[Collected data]
□ □ □ □

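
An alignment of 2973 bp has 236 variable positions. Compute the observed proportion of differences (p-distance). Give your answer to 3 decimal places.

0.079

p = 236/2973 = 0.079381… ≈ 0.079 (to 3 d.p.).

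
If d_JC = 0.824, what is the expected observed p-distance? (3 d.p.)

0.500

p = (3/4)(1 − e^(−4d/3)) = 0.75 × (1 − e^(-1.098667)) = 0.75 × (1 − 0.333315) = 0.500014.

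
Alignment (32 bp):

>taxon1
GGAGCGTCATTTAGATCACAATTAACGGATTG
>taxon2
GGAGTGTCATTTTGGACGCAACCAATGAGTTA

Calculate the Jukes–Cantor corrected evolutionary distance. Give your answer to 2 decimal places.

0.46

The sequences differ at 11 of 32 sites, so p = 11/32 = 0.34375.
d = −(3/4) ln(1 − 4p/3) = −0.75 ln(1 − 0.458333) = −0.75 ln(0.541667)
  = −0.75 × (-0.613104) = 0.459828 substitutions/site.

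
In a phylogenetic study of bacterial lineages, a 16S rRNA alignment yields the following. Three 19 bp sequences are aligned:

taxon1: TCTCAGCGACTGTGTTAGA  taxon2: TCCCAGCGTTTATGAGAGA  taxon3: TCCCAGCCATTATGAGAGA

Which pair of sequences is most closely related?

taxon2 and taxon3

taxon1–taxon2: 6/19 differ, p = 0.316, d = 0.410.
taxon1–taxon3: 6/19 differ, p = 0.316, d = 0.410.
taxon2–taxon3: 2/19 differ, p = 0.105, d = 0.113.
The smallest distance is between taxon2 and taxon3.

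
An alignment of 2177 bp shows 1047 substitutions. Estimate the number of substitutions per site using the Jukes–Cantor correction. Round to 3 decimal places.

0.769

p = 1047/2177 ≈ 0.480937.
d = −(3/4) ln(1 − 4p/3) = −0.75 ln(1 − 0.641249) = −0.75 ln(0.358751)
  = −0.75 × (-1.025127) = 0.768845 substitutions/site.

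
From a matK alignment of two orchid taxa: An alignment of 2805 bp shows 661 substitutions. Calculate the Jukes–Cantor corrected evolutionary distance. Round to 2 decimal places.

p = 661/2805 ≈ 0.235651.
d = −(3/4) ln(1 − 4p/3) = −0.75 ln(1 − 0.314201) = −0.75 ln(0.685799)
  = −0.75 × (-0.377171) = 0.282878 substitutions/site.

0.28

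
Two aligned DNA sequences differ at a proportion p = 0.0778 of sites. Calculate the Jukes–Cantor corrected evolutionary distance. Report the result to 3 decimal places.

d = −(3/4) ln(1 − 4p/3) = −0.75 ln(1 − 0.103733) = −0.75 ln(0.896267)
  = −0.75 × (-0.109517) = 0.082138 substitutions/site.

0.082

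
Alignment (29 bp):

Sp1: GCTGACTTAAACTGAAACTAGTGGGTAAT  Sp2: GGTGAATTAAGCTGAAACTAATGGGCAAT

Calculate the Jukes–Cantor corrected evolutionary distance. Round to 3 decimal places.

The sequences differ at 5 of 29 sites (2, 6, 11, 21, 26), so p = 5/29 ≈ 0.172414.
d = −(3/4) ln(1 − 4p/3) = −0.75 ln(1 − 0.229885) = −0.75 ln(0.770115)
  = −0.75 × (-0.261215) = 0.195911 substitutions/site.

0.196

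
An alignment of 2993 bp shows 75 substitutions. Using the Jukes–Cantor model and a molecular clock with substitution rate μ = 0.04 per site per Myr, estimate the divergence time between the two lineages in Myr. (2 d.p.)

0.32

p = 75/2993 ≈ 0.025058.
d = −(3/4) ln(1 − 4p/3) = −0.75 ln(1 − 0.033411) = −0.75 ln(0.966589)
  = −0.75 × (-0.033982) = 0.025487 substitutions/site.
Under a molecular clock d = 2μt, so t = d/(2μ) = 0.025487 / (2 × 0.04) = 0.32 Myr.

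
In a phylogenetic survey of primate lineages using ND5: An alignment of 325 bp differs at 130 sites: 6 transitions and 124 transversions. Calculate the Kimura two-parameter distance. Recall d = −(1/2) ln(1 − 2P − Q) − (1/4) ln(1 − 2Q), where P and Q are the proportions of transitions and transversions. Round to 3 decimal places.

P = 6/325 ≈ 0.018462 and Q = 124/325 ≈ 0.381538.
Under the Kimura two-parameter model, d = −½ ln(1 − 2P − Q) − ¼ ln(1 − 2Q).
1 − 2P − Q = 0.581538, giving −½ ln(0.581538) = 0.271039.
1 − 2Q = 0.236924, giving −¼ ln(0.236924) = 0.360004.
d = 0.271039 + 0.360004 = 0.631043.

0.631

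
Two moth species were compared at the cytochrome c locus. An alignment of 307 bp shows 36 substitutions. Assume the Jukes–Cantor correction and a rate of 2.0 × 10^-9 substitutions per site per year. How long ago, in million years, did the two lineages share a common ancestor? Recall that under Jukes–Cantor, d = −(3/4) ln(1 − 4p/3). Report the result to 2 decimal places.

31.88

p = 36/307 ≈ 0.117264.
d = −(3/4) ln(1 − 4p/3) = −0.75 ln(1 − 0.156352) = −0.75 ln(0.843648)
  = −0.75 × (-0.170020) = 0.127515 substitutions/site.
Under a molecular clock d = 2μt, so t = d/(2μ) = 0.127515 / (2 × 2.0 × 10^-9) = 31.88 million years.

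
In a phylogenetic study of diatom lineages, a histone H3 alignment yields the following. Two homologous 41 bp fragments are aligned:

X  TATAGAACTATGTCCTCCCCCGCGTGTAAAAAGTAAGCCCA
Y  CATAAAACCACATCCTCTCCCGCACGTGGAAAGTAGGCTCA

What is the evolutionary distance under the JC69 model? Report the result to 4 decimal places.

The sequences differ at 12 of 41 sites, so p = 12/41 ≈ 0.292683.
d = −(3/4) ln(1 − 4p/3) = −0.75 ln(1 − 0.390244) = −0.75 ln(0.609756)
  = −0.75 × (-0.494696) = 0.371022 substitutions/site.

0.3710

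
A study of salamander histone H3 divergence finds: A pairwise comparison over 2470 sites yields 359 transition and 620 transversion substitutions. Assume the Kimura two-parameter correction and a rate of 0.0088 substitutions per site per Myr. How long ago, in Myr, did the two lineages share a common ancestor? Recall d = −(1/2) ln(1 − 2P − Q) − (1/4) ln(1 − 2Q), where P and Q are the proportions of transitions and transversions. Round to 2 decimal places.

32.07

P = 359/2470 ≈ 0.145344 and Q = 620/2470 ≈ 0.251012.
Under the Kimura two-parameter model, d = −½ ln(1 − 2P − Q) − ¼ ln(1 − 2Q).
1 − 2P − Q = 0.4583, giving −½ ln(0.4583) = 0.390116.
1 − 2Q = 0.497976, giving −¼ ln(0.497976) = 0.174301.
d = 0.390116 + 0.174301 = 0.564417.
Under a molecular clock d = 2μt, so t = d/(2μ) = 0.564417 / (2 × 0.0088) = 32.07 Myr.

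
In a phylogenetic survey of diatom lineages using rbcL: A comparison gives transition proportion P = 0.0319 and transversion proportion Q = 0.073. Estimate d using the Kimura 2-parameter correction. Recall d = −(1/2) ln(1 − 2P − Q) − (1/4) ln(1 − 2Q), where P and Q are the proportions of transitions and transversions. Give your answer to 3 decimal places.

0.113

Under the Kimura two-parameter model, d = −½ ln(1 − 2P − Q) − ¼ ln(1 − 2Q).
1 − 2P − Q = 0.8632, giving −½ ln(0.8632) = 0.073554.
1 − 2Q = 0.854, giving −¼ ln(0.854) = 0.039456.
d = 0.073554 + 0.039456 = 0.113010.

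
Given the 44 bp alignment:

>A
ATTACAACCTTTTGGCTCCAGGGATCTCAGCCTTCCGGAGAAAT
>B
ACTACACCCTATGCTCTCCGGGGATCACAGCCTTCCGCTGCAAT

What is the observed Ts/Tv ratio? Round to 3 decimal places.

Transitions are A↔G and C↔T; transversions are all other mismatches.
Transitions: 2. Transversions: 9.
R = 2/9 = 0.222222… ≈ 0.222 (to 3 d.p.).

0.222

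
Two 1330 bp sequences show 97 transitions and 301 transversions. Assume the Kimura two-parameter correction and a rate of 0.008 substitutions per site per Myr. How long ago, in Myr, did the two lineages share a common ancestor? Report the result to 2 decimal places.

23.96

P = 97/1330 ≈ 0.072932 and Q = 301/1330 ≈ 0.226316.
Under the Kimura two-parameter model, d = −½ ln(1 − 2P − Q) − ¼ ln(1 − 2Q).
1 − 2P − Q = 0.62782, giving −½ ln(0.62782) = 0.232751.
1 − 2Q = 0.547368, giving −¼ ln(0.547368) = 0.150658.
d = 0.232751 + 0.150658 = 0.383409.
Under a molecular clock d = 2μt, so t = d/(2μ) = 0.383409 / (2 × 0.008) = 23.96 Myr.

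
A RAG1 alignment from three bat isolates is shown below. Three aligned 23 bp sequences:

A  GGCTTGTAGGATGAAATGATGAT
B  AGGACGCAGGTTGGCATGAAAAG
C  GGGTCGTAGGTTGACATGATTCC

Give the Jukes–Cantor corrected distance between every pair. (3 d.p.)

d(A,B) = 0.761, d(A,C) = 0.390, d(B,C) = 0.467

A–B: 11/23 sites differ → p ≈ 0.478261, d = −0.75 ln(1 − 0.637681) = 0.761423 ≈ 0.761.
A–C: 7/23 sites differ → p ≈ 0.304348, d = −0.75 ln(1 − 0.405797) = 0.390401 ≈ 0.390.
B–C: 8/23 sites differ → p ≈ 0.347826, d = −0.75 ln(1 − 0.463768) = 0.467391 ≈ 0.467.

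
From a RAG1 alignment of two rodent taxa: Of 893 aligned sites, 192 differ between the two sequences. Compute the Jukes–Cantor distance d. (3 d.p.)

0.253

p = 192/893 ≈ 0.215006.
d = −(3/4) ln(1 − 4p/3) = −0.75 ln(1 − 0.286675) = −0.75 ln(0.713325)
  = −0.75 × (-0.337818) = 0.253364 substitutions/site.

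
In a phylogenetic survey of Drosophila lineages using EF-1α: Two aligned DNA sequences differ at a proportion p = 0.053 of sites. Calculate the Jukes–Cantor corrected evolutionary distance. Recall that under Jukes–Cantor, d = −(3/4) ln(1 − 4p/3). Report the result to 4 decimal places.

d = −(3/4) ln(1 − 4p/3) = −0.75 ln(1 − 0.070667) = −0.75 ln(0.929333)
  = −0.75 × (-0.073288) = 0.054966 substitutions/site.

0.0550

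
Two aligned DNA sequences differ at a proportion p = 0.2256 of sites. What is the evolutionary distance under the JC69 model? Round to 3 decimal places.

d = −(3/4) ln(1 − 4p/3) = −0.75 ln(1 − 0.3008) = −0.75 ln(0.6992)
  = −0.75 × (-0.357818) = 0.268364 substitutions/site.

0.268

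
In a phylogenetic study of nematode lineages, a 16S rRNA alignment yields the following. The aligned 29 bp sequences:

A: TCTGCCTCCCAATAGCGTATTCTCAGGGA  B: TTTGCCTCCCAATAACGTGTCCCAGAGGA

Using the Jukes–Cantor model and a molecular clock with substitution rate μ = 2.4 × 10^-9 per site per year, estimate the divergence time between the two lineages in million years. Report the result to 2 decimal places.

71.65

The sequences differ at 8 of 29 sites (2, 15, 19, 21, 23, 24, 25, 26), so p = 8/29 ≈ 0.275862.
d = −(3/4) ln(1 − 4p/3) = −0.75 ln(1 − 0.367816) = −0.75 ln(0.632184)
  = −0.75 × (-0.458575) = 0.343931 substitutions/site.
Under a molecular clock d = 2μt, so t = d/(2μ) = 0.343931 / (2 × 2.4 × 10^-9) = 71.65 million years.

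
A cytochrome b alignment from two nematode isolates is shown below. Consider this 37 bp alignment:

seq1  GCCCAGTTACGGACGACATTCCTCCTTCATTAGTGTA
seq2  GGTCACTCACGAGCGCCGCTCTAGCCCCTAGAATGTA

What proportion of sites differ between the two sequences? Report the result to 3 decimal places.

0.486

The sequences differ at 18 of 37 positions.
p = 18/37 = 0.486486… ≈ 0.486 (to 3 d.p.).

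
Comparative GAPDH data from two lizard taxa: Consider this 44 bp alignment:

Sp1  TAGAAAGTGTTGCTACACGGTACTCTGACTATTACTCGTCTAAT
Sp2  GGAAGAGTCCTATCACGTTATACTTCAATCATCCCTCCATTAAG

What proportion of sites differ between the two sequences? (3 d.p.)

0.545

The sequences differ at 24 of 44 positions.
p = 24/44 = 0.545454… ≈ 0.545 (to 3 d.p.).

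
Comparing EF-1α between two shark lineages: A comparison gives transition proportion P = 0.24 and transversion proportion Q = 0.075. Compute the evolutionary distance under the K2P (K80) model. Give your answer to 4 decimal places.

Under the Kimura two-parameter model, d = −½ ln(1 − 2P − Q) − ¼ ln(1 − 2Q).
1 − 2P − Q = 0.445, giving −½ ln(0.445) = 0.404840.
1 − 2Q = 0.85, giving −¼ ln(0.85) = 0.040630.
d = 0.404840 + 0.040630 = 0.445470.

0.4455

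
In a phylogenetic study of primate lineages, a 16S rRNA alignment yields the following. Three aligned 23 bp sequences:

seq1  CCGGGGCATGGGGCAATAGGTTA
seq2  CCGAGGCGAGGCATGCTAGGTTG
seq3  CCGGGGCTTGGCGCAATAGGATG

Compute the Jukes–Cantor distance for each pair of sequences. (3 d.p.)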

□ □ □ □

■ **Goal of the exercise**: Your job is to print exactly the lines that run from the top of the entries through the line with "GGAGTGTCATTTTGGACGCAACCAATGAGTTA", and no others.

■ **Solution to this task**:
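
An alignment of 2973 bp has 236 variable positions. Compute the observed proportion of differences (p-distance). Give your answer to 3 decimal places.

0.079

p = 236/2973 = 0.079381… ≈ 0.079 (to 3 d.p.).

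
If d_JC = 0.824, what is the expected observed p-distance? (3 d.p.)

0.500

p = (3/4)(1 − e^(−4d/3)) = 0.75 × (1 − e^(-1.098667)) = 0.75 × (1 − 0.333315) = 0.500014.

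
Alignment (32 bp):

>taxon1
GGAGCGTCATTTAGATCACAATTAACGGATTG
>taxon2
GGAGTGTCATTTTGGACGCAACCAATGAGTTA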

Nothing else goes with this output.